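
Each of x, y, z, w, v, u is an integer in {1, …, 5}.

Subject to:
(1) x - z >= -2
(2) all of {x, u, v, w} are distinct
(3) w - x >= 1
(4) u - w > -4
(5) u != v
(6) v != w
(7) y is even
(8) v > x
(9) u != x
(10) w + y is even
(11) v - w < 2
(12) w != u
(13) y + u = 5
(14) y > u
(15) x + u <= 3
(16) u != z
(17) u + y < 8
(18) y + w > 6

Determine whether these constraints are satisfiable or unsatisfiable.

The assignment x = 2, y = 4, z = 2, w = 4, v = 3, u = 1 works:
  constraint 1 holds since x - z = 0.
  constraint 3 holds since w - x = 2.
  constraint 4 holds since u - w = -3.
The rest check out directly.

Satisfiable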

===============

§ What this task involves
Everything from the line containing "(10) w + y is even" through the final line of the entries is to be written out exactly. No other lines belong in the answer.

§ Completed task
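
(10) w + y is even
(11) v - w < 2
(12) w != u
(13) y + u = 5
(14) y > u
(15) x + u <= 3
(16) u != z
(17) u + y < 8
(18) y + w > 6

Determine whether these constraints are satisfiable or unsatisfiable.

The assignment x = 2, y = 4, z = 2, w = 4, v = 3, u = 1 works:
  constraint 1 holds since x - z = 0.
  constraint 3 holds since w - x = 2.
  constraint 4 holds since u - w = -3.
The rest check out directly.

Satisfiable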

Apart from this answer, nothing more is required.